• INPUT DATA:
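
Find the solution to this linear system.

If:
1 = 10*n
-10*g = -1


Then:
g = 1/10
n = 1/10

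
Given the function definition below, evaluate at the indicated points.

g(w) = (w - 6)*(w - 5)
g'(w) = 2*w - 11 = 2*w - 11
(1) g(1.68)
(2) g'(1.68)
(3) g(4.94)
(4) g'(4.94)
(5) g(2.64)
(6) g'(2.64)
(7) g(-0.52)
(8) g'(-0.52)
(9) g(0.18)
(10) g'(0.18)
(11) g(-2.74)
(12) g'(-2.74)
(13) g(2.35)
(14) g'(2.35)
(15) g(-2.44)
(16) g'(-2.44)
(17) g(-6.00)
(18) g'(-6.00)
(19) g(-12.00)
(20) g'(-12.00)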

• THE TASK:
Retype exactly the lines from the one containing "(4) g'(4.94)" through the last line of the records above, including both.

• REPLY:
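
(4) g'(4.94)
(5) g(2.64)
(6) g'(2.64)
(7) g(-0.52)
(8) g'(-0.52)
(9) g(0.18)
(10) g'(0.18)
(11) g(-2.74)
(12) g'(-2.74)
(13) g(2.35)
(14) g'(2.35)
(15) g(-2.44)
(16) g'(-2.44)
(17) g(-6.00)
(18) g'(-6.00)
(19) g(-12.00)
(20) g'(-12.00)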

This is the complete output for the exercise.